### Problem requirements
Pull every line of the entries that has the word "condition".

▽

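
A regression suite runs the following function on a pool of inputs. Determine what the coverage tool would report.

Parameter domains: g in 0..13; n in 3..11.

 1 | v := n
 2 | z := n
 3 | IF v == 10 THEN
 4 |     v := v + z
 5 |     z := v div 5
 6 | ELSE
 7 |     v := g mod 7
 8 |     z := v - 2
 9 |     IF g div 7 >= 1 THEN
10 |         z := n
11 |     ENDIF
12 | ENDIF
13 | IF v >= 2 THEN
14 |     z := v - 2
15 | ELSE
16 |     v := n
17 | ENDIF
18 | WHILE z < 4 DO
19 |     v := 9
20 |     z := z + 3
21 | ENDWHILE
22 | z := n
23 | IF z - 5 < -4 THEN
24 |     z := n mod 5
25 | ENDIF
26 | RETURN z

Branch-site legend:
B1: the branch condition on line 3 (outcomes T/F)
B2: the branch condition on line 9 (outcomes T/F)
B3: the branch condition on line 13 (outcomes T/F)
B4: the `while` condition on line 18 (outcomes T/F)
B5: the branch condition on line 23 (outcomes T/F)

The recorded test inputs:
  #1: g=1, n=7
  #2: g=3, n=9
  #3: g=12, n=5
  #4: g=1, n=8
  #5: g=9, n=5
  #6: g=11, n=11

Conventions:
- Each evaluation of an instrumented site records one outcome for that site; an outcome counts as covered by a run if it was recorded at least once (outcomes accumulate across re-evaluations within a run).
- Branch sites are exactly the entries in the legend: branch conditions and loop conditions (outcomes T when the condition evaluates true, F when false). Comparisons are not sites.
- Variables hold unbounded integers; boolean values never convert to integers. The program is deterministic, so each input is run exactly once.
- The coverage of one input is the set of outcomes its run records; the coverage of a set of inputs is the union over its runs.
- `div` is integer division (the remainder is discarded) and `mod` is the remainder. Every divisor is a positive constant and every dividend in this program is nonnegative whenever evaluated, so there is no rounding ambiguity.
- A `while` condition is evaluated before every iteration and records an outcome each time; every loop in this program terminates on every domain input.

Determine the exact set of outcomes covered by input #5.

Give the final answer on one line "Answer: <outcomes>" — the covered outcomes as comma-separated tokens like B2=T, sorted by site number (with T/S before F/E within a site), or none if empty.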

△

### Answer space
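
B1: the branch condition on line 3 (outcomes T/F)
B2: the branch condition on line 9 (outcomes T/F)
B3: the branch condition on line 13 (outcomes T/F)
B4: the `while` condition on line 18 (outcomes T/F)
B5: the branch condition on line 23 (outcomes T/F)
- Branch sites are exactly the entries in the legend: branch conditions and loop conditions (outcomes T when the condition evaluates true, F when false). Comparisons are not sites.
- A `while` condition is evaluated before every iteration and records an outcome each time; every loop in this program terminates on every domain input.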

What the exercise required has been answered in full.